- **THE TASK**: Write the records out again, exactly.

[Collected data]
......

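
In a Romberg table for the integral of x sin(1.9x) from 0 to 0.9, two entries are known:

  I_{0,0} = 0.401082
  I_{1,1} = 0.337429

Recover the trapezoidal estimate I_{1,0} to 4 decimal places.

0.3533

From I_{1,1} = (4·I_{1,0} − I_{0,0})/3, solve for I_{1,0}:
4·I_{1,0} = 3·0.337429 + 0.401082 = 1.413369
I_{1,0} = 0.353342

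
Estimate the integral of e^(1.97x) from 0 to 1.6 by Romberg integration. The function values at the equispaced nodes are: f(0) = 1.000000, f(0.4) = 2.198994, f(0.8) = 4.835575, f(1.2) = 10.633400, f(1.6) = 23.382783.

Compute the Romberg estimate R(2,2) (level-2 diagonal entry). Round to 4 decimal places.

11.3661

R(0,0) (trapezoid, 1 panel, h=1.6000): 19.506226
R(1,0) (trapezoid, 2 panels, h=0.8000): 13.621573
R(2,0) (trapezoid, 4 panels, h=0.4000): 11.943744
R(1,1) = 13.621573 + (13.621573 − 19.506226)/3 = 11.660022
R(2,1) = 11.943744 + (11.943744 − 13.621573)/3 = 11.384468
R(2,2) = 11.384468 + (11.384468 − 11.660022)/15 = 11.366098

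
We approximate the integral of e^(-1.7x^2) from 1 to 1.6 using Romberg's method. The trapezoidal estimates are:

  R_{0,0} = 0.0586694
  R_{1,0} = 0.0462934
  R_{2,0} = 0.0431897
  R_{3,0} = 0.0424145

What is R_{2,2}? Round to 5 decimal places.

0.04215

Richardson extrapolation on the trapezoidal column (denominator 4−1=3):
R_{1,1} = 0.0462934 + (0.0462934 − 0.0586694)/3 = 0.0421681
R_{2,1} = (4·0.0431897 − 0.0462934) / 3 = 0.0421551
R_{2,2} = (16·0.0421551 − 0.0421681) / 15 = 0.0421542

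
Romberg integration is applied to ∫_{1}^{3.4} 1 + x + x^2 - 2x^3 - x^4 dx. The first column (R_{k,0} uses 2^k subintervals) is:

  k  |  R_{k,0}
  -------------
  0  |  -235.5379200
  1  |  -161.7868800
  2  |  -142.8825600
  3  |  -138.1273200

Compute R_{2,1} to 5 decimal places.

-136.58112

Richardson extrapolation on the trapezoidal column (denominator 4−1=3):
R_{2,1} = -142.8825600 + (-142.8825600 − (-161.7868800))/3 = -136.5811200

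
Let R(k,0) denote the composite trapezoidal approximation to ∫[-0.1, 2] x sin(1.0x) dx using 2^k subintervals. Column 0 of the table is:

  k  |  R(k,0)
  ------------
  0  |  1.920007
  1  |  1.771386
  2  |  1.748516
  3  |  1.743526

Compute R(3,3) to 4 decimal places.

1.7419

Richardson extrapolation on the trapezoidal column (denominator 4−1=3):
R(1,1) = (4·1.771386 − 1.920007) / 3 = 1.721846
R(2,1) = (4·1.748516 − 1.771386) / 3 = 1.740893
R(3,1) = (4·1.743526 − 1.748516) / 3 = 1.741863
R(2,2) = (16·1.740893 − 1.721846) / 15 = 1.742163
R(3,2) = (16·1.741863 − 1.740893) / 15 = 1.741928
R(3,3) = 1.741928 + (1.741928 − 1.742163)/63 = 1.741924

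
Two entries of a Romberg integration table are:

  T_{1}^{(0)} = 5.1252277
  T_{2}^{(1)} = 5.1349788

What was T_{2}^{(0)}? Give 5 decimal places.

From T_{2}^{(1)} = (4·T_{2}^{(0)} − T_{1}^{(0)})/3, solve for T_{2}^{(0)}:
4·T_{2}^{(0)} = 3·5.1349788 + 5.1252277 = 20.5301641
T_{2}^{(0)} = 5.1325410

5.13254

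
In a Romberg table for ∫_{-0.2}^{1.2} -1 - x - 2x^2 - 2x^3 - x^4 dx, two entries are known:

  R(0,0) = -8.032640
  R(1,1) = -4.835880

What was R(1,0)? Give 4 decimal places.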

......

- **RESULT OF THE TASK**:
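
In a Romberg table for the integral of x sin(1.9x) from 0 to 0.9, two entries are known:

  I_{0,0} = 0.401082
  I_{1,1} = 0.337429

Recover the trapezoidal estimate I_{1,0} to 4 decimal places.

0.3533

From I_{1,1} = (4·I_{1,0} − I_{0,0})/3, solve for I_{1,0}:
4·I_{1,0} = 3·0.337429 + 0.401082 = 1.413369
I_{1,0} = 0.353342

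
Estimate the integral of e^(1.97x) from 0 to 1.6 by Romberg integration. The function values at the equispaced nodes are: f(0) = 1.000000, f(0.4) = 2.198994, f(0.8) = 4.835575, f(1.2) = 10.633400, f(1.6) = 23.382783.

Compute the Romberg estimate R(2,2) (level-2 diagonal entry). Round to 4 decimal places.

11.3661

R(0,0) (trapezoid, 1 panel, h=1.6000): 19.506226
R(1,0) (trapezoid, 2 panels, h=0.8000): 13.621573
R(2,0) (trapezoid, 4 panels, h=0.4000): 11.943744
R(1,1) = 13.621573 + (13.621573 − 19.506226)/3 = 11.660022
R(2,1) = 11.943744 + (11.943744 − 13.621573)/3 = 11.384468
R(2,2) = 11.384468 + (11.384468 − 11.660022)/15 = 11.366098

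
We approximate the integral of e^(-1.7x^2) from 1 to 1.6 using Romberg's method. The trapezoidal estimates are:

  R_{0,0} = 0.0586694
  R_{1,0} = 0.0462934
  R_{2,0} = 0.0431897
  R_{3,0} = 0.0424145

What is R_{2,2}? Round to 5 decimal places.

0.04215

Richardson extrapolation on the trapezoidal column (denominator 4−1=3):
R_{1,1} = 0.0462934 + (0.0462934 − 0.0586694)/3 = 0.0421681
R_{2,1} = (4·0.0431897 − 0.0462934) / 3 = 0.0421551
R_{2,2} = (16·0.0421551 − 0.0421681) / 15 = 0.0421542

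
Romberg integration is applied to ∫_{1}^{3.4} 1 + x + x^2 - 2x^3 - x^4 dx. The first column (R_{k,0} uses 2^k subintervals) is:

  k  |  R_{k,0}
  -------------
  0  |  -235.5379200
  1  |  -161.7868800
  2  |  -142.8825600
  3  |  -138.1273200

Compute R_{2,1} to 5 decimal places.

-136.58112

Richardson extrapolation on the trapezoidal column (denominator 4−1=3):
R_{2,1} = -142.8825600 + (-142.8825600 − (-161.7868800))/3 = -136.5811200

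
Let R(k,0) denote the composite trapezoidal approximation to ∫[-0.1, 2] x sin(1.0x) dx using 2^k subintervals. Column 0 of the table is:

  k  |  R(k,0)
  ------------
  0  |  1.920007
  1  |  1.771386
  2  |  1.748516
  3  |  1.743526

Compute R(3,3) to 4 decimal places.

1.7419

Richardson extrapolation on the trapezoidal column (denominator 4−1=3):
R(1,1) = (4·1.771386 − 1.920007) / 3 = 1.721846
R(2,1) = (4·1.748516 − 1.771386) / 3 = 1.740893
R(3,1) = (4·1.743526 − 1.748516) / 3 = 1.741863
R(2,2) = (16·1.740893 − 1.721846) / 15 = 1.742163
R(3,2) = (16·1.741863 − 1.740893) / 15 = 1.741928
R(3,3) = 1.741928 + (1.741928 − 1.742163)/63 = 1.741924

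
Two entries of a Romberg integration table are:

  T_{1}^{(0)} = 5.1252277
  T_{2}^{(1)} = 5.1349788

What was T_{2}^{(0)}? Give 5 decimal places.

From T_{2}^{(1)} = (4·T_{2}^{(0)} − T_{1}^{(0)})/3, solve for T_{2}^{(0)}:
4·T_{2}^{(0)} = 3·5.1349788 + 5.1252277 = 20.5301641
T_{2}^{(0)} = 5.1325410

5.13254

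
In a Romberg table for ∫_{-0.2}^{1.2} -1 - x - 2x^2 - 2x^3 - x^4 dx, two entries are known:

  R(0,0) = -8.032640
  R(1,1) = -4.835880

What was R(1,0)? Give 4 decimal places.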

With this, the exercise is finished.